++++ Recorded data ++++

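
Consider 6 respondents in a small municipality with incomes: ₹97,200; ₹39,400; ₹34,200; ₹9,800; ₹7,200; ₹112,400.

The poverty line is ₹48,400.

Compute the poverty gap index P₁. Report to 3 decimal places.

0.355

Poor units: ₹7,200, ₹9,800, ₹34,200, ₹39,400 (q = 4 of N = 6).
Normalized shortfalls: (48400−7200)/48400 = 0.8512; (48400−9800)/48400 = 0.7975; (48400−34200)/48400 = 0.2934; (48400−39400)/48400 = 0.1860.
Sum of shortfalls = 2.128099; P₁ averages over all N: 2.128099 / 6 = 0.355.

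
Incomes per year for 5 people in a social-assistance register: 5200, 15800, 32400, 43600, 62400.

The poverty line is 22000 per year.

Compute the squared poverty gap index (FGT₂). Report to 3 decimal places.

0.133

Poor units: 5200, 15800 (q = 2 of N = 5).
Relative gaps: (22000−5200)/22000 = 0.7636; (22000−15800)/22000 = 0.2818.
Squared: 0.5831; 0.0794.
Sum = 0.662562; P₂ = 0.662562 / 5 = 0.133.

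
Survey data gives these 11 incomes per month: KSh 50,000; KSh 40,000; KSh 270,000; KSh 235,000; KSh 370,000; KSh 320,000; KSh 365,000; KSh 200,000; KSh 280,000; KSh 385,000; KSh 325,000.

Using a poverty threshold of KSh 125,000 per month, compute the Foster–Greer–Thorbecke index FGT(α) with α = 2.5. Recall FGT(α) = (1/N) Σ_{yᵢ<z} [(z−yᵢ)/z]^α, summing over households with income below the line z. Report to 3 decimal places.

Below z: KSh 40,000, KSh 50,000 (q = 2 of N = 11).
Gap ratios (z−y)/z: (125000−40000)/125000 = 0.6800; (125000−50000)/125000 = 0.6000.
Raised to α = 2.5: 0.38130; 0.27885.
Sum = 0.660160; FGT(2.5) = 0.660160 / 11 = 0.060.

0.060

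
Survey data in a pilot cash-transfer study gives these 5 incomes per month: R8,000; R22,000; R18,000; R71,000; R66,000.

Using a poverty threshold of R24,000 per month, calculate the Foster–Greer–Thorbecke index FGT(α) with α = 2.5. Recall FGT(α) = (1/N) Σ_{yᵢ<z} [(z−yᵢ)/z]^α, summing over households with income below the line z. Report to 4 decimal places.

Poor units: R8,000, R18,000, R22,000 (q = 3 of N = 5).
Shortfall ratios: (24000−8000)/24000 = 0.6667; (24000−18000)/24000 = 0.2500; (24000−22000)/24000 = 0.0833.
Raised to α = 2.5: 0.36289; 0.03125; 0.00200.
Sum = 0.396142; FGT(2.5) = 0.396142 / 5 = 0.0792.

0.0792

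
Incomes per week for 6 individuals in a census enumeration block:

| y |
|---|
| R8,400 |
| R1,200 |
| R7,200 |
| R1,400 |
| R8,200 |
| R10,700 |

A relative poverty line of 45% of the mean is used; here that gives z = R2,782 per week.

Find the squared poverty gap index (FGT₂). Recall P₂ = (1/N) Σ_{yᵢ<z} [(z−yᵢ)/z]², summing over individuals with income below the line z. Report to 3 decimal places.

Poor units: R1,200, R1,400 (q = 2 of N = 6).
Gap ratios (z−y)/z: (2782−1200)/2782 = 0.5687; (2782−1400)/2782 = 0.4968.
Squared: 0.3234; 0.2468.
Sum = 0.570145; P₂ = 0.570145 / 6 = 0.095.

0.095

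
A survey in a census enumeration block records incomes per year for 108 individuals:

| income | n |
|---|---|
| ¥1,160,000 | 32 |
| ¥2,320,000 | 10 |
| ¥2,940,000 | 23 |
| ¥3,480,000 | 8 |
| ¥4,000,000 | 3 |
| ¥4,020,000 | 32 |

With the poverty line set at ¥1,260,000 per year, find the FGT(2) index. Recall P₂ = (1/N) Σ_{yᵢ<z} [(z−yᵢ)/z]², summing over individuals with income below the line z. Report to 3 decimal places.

Incomes under z: 32×¥1,160,000 (q = 32 of N = 108).
Normalized shortfalls: (1260000−1160000)/1260000 = 0.0794 (×32).
Squared: 0.0063 (×32).
Sum = 0.201562; P₂ = 0.201562 / 108 = 0.002.

0.002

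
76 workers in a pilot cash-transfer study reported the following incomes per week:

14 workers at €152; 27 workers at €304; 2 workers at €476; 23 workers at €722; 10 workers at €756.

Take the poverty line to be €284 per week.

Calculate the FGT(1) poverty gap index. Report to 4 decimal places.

Incomes under z: 14×€152 (q = 14 of N = 76).
Relative gaps: (284−152)/284 = 0.4648 (×14).
Σ = 6.507042. Dividing by the full population N = 76 gives P₁ = 0.0856.

0.0856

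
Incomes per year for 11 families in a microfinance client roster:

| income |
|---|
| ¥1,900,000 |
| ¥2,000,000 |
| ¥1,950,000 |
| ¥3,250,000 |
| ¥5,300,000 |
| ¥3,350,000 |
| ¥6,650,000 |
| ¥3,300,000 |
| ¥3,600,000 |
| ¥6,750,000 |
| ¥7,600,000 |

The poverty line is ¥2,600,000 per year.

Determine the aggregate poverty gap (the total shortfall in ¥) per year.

Below z: ¥1,900,000, ¥1,950,000, ¥2,000,000 (q = 3 of N = 11).
Individual gaps: 2600000−1900000 = 700000; 2600000−1950000 = 650000; 2600000−2000000 = 600000.
Aggregate gap = ¥1,950,000.

¥1,950,000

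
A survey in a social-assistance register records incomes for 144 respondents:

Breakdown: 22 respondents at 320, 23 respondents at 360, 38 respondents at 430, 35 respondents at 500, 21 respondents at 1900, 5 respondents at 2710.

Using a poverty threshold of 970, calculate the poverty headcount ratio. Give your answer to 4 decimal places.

0.8194

118 of the 144 respondents have income below 970.
H = 118/144 = 0.8194.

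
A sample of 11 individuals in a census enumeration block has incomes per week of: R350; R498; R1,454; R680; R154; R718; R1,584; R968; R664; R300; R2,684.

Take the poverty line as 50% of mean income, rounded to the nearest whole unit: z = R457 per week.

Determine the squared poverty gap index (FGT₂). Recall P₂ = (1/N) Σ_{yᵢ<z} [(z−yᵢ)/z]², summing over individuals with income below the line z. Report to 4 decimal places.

0.0557

Below z: R154, R300, R350 (q = 3 of N = 11).
Shortfall ratios: (457−154)/457 = 0.6630; (457−300)/457 = 0.3435; (457−350)/457 = 0.2341.
Squared: 0.4396; 0.1180; 0.0548.
Sum = 0.612438; P₂ = 0.612438 / 11 = 0.0557.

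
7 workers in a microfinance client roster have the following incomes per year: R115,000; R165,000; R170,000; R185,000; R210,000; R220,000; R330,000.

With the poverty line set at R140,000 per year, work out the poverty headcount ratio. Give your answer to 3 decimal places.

0.143

1 of the 7 workers have income below R140,000.
H = 1/7 = 0.143.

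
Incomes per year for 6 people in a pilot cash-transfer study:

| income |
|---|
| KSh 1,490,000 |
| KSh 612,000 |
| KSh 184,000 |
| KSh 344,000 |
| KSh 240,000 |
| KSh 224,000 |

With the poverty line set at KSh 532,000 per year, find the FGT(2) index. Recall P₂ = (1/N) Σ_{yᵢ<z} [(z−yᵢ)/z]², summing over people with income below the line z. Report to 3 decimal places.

Poor units: KSh 184,000, KSh 224,000, KSh 240,000, KSh 344,000 (q = 4 of N = 6).
Relative gaps: (532000−184000)/532000 = 0.6541; (532000−224000)/532000 = 0.5789; (532000−240000)/532000 = 0.5489; (532000−344000)/532000 = 0.3534.
Squared: 0.4279; 0.3352; 0.3013; 0.1249.
Sum = 1.189214; P₂ = 1.189214 / 6 = 0.198.

0.198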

++++

# [Work order]
All that is wanted is the set of lines from the one with "KSh 224,000 |" through the last line of the entries, both included, output exactly.

# [Output below]
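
| KSh 224,000 |

With the poverty line set at KSh 532,000 per year, find the FGT(2) index. Recall P₂ = (1/N) Σ_{yᵢ<z} [(z−yᵢ)/z]², summing over people with income below the line z. Report to 3 decimal places.

Poor units: KSh 184,000, KSh 224,000, KSh 240,000, KSh 344,000 (q = 4 of N = 6).
Relative gaps: (532000−184000)/532000 = 0.6541; (532000−224000)/532000 = 0.5789; (532000−240000)/532000 = 0.5489; (532000−344000)/532000 = 0.3534.
Squared: 0.4279; 0.3352; 0.3013; 0.1249.
Sum = 1.189214; P₂ = 1.189214 / 6 = 0.198.

0.198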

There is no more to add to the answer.